# Listed records
=-=-=-=-=

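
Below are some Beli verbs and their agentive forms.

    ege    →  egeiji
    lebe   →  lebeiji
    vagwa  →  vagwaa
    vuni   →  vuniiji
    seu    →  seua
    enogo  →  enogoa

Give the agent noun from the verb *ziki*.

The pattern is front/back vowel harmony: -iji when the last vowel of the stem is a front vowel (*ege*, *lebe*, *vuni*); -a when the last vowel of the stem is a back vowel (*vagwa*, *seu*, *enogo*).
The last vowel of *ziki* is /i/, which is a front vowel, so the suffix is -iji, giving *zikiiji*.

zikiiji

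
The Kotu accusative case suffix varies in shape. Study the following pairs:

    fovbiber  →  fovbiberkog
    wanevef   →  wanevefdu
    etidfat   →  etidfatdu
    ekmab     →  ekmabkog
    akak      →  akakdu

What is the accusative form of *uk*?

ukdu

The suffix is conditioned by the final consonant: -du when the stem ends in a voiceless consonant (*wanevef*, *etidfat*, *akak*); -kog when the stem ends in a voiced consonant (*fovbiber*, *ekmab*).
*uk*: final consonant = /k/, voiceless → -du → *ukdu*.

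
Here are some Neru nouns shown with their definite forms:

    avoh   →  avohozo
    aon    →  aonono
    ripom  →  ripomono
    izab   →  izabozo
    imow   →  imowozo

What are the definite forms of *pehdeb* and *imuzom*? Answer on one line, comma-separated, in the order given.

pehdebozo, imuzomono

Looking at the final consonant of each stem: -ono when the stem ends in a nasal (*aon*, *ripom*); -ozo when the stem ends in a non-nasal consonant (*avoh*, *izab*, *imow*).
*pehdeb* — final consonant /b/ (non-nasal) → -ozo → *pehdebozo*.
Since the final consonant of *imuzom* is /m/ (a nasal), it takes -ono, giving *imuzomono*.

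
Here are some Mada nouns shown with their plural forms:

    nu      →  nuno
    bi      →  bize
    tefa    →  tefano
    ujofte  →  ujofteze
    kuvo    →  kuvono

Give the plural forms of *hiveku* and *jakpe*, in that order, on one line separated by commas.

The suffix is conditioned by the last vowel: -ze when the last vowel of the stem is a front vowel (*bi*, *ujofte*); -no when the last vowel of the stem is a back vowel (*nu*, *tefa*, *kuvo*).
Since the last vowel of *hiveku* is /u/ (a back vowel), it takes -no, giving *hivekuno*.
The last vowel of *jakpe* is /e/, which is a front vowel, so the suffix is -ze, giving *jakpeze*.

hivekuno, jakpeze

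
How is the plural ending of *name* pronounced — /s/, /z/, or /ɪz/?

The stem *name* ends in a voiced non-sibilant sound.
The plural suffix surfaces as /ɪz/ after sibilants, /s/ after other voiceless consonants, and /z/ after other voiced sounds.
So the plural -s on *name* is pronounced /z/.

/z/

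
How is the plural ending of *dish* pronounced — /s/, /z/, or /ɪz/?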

=-=-=-=-=

# Task prompt
Lines with the string "nouns" in the data above: say how many there are, giving the number alone.

# Exercise solution
2